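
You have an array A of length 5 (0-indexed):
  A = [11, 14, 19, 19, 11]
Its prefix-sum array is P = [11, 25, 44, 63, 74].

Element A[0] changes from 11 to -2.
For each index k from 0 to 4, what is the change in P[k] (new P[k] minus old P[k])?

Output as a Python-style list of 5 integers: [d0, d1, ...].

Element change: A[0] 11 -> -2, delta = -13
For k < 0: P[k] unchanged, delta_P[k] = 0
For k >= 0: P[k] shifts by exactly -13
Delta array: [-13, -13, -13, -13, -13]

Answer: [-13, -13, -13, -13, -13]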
---
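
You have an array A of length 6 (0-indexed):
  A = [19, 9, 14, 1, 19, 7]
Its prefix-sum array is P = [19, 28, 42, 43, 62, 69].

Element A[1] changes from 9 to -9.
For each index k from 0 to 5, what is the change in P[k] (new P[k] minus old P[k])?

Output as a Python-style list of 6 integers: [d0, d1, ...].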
---
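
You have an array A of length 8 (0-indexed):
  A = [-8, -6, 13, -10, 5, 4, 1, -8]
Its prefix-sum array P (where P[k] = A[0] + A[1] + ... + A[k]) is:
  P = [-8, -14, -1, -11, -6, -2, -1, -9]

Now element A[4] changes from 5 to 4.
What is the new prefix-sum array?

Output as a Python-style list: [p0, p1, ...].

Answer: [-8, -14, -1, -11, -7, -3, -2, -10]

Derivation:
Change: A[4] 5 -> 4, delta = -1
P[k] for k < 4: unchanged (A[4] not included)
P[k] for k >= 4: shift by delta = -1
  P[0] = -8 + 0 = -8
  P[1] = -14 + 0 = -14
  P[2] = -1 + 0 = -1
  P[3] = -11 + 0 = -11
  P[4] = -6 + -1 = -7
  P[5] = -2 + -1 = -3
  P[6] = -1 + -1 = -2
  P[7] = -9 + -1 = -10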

**WHAT IS REQUIRED:** Can you repeat, word for word, every line above from the one containing "Now element A[4] changes from 5 to 4." down to the one containing "What is the new prefix-sum array?", including both?

**ANSWER TO THIS EXERCISE:**
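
Now element A[4] changes from 5 to 4.
What is the new prefix-sum array?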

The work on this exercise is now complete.